• [Input material]
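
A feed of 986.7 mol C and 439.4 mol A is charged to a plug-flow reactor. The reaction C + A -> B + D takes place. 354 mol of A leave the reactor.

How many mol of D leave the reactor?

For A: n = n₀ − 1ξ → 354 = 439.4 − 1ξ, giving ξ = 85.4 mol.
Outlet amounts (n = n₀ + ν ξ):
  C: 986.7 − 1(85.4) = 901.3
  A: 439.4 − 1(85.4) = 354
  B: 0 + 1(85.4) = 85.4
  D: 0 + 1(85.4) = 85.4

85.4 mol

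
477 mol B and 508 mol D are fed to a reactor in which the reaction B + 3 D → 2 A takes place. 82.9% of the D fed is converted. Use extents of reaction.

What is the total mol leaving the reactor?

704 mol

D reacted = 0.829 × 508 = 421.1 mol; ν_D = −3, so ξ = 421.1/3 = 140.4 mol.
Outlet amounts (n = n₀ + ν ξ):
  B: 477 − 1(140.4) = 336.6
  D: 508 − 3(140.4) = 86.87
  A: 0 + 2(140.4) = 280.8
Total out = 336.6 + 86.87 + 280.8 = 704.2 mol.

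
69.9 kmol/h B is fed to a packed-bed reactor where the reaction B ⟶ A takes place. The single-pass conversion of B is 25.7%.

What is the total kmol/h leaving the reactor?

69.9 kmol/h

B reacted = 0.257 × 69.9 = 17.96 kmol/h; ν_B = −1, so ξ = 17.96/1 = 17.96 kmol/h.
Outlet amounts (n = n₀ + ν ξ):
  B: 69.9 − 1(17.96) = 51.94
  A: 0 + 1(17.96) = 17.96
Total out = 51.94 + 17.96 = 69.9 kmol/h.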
==
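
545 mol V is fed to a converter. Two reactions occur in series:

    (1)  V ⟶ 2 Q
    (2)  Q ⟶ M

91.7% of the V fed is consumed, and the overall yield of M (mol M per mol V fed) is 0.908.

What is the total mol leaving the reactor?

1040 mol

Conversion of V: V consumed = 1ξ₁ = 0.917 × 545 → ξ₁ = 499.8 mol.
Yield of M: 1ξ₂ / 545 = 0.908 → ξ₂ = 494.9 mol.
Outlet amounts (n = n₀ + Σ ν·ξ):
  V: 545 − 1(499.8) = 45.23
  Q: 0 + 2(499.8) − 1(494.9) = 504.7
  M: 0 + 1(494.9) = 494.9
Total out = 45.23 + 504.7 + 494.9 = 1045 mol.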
...
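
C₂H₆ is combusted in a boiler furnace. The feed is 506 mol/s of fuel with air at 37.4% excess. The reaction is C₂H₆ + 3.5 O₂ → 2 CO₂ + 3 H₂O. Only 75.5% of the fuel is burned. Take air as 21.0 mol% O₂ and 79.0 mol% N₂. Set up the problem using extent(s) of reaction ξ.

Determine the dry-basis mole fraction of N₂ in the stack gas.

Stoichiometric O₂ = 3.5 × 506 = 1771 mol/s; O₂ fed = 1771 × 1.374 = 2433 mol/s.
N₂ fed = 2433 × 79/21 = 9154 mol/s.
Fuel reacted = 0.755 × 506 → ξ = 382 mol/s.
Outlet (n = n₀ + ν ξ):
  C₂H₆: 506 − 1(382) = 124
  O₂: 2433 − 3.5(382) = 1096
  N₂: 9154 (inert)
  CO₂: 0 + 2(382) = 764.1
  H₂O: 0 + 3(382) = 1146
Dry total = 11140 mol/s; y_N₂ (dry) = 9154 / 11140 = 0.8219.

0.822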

• [Problem to solve] Leave out every line above except those from the line with "A feed of 986.7" up to and including the line with "477 mol B and", and copy those exactly.

• [Answer section]
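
A feed of 986.7 mol C and 439.4 mol A is charged to a plug-flow reactor. The reaction C + A -> B + D takes place. 354 mol of A leave the reactor.

How many mol of D leave the reactor?

For A: n = n₀ − 1ξ → 354 = 439.4 − 1ξ, giving ξ = 85.4 mol.
Outlet amounts (n = n₀ + ν ξ):
  C: 986.7 − 1(85.4) = 901.3
  A: 439.4 − 1(85.4) = 354
  B: 0 + 1(85.4) = 85.4
  D: 0 + 1(85.4) = 85.4

85.4 mol

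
477 mol B and 508 mol D are fed to a reactor in which the reaction B + 3 D → 2 A takes place. 82.9% of the D fed is converted. Use extents of reaction.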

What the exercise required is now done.